§ **PROBLEM TO WORK ON**: All entries below are to be copied precisely as they appear.

§ **PROVIDED INFORMATION**:
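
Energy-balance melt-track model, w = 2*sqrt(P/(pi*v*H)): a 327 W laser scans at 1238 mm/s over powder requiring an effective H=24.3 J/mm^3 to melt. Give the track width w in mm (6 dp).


w = 2*sqrt(327/(pi*1238*24.3)) = 0.117643 mm


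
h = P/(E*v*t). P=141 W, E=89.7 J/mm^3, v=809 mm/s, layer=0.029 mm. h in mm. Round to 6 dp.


h = 141 / (89.7*809*0.029) = 0.067001 mm


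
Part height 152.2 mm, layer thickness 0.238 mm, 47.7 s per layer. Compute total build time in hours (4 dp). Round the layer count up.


Layers = ceil(152.2/0.238) = 640
t = 640 * 47.7 / 3600 = 8.48 hrs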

§ **EXERCISE OUTPUT**:
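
Energy-balance melt-track model, w = 2*sqrt(P/(pi*v*H)): a 327 W laser scans at 1238 mm/s over powder requiring an effective H=24.3 J/mm^3 to melt. Give the track width w in mm (6 dp).


w = 2*sqrt(327/(pi*1238*24.3)) = 0.117643 mm


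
h = P/(E*v*t). P=141 W, E=89.7 J/mm^3, v=809 mm/s, layer=0.029 mm. h in mm. Round to 6 dp.


h = 141 / (89.7*809*0.029) = 0.067001 mm


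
Part height 152.2 mm, layer thickness 0.238 mm, 47.7 s per layer. Compute total build time in hours (4 dp). Round the layer count up.


Layers = ceil(152.2/0.238) = 640
t = 640 * 47.7 / 3600 = 8.48 hrs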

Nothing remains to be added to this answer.